# About this task:
Could you write out all the records once more, exactly?

Dataset entries:
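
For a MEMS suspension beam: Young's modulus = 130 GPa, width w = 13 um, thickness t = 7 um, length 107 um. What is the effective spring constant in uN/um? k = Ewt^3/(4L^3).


Step 1: Convert E to consistent units (1 GPa = 1000 uN/um^2).
E = 130 GPa = 130000 uN/um^2
Step 2: Compute t^3 = 7^3 = 343
Step 3: Compute L^3 = 107^3 = 1225043
Step 4: k = 130000 * 13 * 343 / (4 * 1225043)
k = 118.2958 uN/um


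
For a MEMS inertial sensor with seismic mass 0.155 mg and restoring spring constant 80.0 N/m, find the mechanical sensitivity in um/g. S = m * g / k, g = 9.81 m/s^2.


Step 1: Convert mass: m = 0.155 mg = 1.55e-07 kg
Step 2: S = m * g / k = 1.55e-07 * 9.81 / 80.0
Step 3: S = 1.90e-08 m/g
Step 4: Convert to um/g: S = 0.019 um/g


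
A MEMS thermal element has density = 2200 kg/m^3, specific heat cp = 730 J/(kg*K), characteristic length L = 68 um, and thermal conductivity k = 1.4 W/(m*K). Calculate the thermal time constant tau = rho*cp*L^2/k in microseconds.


Step 1: Convert L to m: L = 68e-6 m
Step 2: L^2 = (68e-6)^2 = 4.624e-09 m^2
Step 3: tau = 2200 * 730 * 4.624e-09 / 1.4 = 5.30438857e-03 s
Step 4: Convert to microseconds (multiply by 1e6).
tau = 5304.389 us


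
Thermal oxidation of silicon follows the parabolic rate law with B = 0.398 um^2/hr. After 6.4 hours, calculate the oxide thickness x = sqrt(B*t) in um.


Step 1: Compute B*t = 0.398 * 6.4 = 2.5472
Step 2: x = sqrt(2.5472)
x = 1.596 um


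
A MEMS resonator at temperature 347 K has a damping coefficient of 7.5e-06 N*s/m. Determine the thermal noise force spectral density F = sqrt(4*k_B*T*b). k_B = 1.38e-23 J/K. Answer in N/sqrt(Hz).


Step 1: Compute 4 * k_B * T * b
= 4 * 1.38e-23 * 347 * 7.5e-06
= 1.4366e-25 N^2/Hz
Step 2: F_noise = sqrt(1.4366e-25)
F_noise = 3.79e-13 N/sqrt(Hz)


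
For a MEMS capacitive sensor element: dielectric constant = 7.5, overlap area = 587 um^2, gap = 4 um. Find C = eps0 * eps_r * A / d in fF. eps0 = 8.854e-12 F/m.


Step 1: Convert area to m^2: A = 587e-12 m^2
Step 2: Convert gap to m: d = 4e-6 m
Step 3: C = eps0 * eps_r * A / d
C = 8.854e-12 * 7.5 * 587e-12 / 4e-6
Step 4: Convert to fF (multiply by 1e15).
C = 9.74 fF


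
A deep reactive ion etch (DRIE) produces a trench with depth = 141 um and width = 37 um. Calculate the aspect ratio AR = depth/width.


Step 1: AR = depth / width
Step 2: AR = 141 / 37
AR = 3.8


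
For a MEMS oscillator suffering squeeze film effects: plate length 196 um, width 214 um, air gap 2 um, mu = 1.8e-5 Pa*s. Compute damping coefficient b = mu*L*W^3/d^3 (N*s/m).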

# Result of the task:
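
For a MEMS suspension beam: Young's modulus = 130 GPa, width w = 13 um, thickness t = 7 um, length 107 um. What is the effective spring constant in uN/um? k = Ewt^3/(4L^3).


Step 1: Convert E to consistent units (1 GPa = 1000 uN/um^2).
E = 130 GPa = 130000 uN/um^2
Step 2: Compute t^3 = 7^3 = 343
Step 3: Compute L^3 = 107^3 = 1225043
Step 4: k = 130000 * 13 * 343 / (4 * 1225043)
k = 118.2958 uN/um


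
For a MEMS inertial sensor with seismic mass 0.155 mg and restoring spring constant 80.0 N/m, find the mechanical sensitivity in um/g. S = m * g / k, g = 9.81 m/s^2.


Step 1: Convert mass: m = 0.155 mg = 1.55e-07 kg
Step 2: S = m * g / k = 1.55e-07 * 9.81 / 80.0
Step 3: S = 1.90e-08 m/g
Step 4: Convert to um/g: S = 0.019 um/g


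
A MEMS thermal element has density = 2200 kg/m^3, specific heat cp = 730 J/(kg*K), characteristic length L = 68 um, and thermal conductivity k = 1.4 W/(m*K). Calculate the thermal time constant tau = rho*cp*L^2/k in microseconds.


Step 1: Convert L to m: L = 68e-6 m
Step 2: L^2 = (68e-6)^2 = 4.624e-09 m^2
Step 3: tau = 2200 * 730 * 4.624e-09 / 1.4 = 5.30438857e-03 s
Step 4: Convert to microseconds (multiply by 1e6).
tau = 5304.389 us


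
Thermal oxidation of silicon follows the parabolic rate law with B = 0.398 um^2/hr. After 6.4 hours, calculate the oxide thickness x = sqrt(B*t) in um.


Step 1: Compute B*t = 0.398 * 6.4 = 2.5472
Step 2: x = sqrt(2.5472)
x = 1.596 um


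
A MEMS resonator at temperature 347 K has a damping coefficient of 7.5e-06 N*s/m. Determine the thermal noise force spectral density F = sqrt(4*k_B*T*b). k_B = 1.38e-23 J/K. Answer in N/sqrt(Hz).


Step 1: Compute 4 * k_B * T * b
= 4 * 1.38e-23 * 347 * 7.5e-06
= 1.4366e-25 N^2/Hz
Step 2: F_noise = sqrt(1.4366e-25)
F_noise = 3.79e-13 N/sqrt(Hz)


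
For a MEMS capacitive sensor element: dielectric constant = 7.5, overlap area = 587 um^2, gap = 4 um. Find C = eps0 * eps_r * A / d in fF. eps0 = 8.854e-12 F/m.


Step 1: Convert area to m^2: A = 587e-12 m^2
Step 2: Convert gap to m: d = 4e-6 m
Step 3: C = eps0 * eps_r * A / d
C = 8.854e-12 * 7.5 * 587e-12 / 4e-6
Step 4: Convert to fF (multiply by 1e15).
C = 9.74 fF


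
A deep reactive ion etch (DRIE) produces a trench with depth = 141 um and width = 37 um. Calculate the aspect ratio AR = depth/width.


Step 1: AR = depth / width
Step 2: AR = 141 / 37
AR = 3.8


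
For a MEMS oscillator suffering squeeze film effects: plate length 196 um, width 214 um, air gap 2 um, mu = 1.8e-5 Pa*s. Compute damping coefficient b = mu*L*W^3/d^3 (N*s/m).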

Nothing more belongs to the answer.